PROBLEM REQUIREMENTS ->
Whenever the string "sqrt" turns up in a line of the data below, copy that line.
====== DATASET ENTRIES ======
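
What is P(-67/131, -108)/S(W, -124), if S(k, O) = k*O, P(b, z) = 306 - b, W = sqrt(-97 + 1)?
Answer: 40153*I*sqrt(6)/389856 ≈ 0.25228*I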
======
====== DATASET ENTRIES ======
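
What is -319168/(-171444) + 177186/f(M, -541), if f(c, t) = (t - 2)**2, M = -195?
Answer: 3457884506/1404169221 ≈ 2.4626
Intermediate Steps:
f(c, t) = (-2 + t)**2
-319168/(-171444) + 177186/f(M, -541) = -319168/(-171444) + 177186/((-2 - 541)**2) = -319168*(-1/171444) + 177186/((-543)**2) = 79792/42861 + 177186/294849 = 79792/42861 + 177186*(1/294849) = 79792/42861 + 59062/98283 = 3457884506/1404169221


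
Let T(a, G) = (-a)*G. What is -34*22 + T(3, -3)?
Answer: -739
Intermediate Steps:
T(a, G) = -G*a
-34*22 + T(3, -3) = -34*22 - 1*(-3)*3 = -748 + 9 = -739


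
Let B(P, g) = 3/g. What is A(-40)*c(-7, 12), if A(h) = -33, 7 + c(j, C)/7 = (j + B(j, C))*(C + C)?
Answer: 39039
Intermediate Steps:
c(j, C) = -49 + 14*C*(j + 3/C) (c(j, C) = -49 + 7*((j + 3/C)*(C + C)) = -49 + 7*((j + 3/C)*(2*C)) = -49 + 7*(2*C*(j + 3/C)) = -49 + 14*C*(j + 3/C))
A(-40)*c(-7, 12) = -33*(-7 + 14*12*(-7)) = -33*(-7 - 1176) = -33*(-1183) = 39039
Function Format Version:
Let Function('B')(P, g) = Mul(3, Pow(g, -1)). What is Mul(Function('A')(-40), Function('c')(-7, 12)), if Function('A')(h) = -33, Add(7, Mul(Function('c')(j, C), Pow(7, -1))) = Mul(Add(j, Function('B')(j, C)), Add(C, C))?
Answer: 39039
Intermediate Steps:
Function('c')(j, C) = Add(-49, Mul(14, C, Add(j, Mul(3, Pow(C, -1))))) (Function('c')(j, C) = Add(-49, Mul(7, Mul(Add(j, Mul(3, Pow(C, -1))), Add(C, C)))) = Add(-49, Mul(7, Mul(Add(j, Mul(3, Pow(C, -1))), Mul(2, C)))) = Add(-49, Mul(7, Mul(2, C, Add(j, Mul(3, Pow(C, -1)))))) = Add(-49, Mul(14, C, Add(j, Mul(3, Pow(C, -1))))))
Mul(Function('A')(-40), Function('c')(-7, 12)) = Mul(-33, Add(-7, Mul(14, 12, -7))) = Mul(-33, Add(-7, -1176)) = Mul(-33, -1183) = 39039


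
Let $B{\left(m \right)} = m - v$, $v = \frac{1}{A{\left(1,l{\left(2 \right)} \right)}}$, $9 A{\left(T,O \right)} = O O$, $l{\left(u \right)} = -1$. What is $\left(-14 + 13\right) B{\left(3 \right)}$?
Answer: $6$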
======
====== DATASET ENTRIES ======
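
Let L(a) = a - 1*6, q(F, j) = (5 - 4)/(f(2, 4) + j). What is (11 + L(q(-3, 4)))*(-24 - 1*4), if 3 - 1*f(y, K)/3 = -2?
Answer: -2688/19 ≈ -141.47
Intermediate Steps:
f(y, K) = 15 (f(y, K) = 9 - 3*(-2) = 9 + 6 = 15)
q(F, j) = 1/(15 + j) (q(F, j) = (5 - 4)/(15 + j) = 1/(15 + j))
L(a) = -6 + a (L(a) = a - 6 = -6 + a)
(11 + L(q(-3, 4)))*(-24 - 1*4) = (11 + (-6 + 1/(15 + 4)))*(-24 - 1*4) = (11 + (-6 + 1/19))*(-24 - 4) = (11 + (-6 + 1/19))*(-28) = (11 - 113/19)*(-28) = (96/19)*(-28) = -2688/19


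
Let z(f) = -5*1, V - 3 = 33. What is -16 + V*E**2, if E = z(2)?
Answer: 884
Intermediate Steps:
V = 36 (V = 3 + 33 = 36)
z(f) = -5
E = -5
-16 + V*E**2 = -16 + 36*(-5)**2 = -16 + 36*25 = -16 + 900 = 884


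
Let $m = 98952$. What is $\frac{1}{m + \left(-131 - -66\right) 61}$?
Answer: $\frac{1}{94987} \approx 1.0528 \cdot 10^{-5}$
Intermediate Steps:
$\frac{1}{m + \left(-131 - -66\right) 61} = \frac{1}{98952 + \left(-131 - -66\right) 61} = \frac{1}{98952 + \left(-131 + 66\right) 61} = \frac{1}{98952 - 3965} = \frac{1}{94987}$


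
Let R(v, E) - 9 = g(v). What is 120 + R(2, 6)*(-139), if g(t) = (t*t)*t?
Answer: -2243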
======
RESULT OF THIS TASK ->
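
What is P(-67/131, -108)/S(W, -124), if S(k, O) = k*O, P(b, z) = 306 - b, W = sqrt(-97 + 1)?
Answer: 40153*I*sqrt(6)/389856 ≈ 0.25228*I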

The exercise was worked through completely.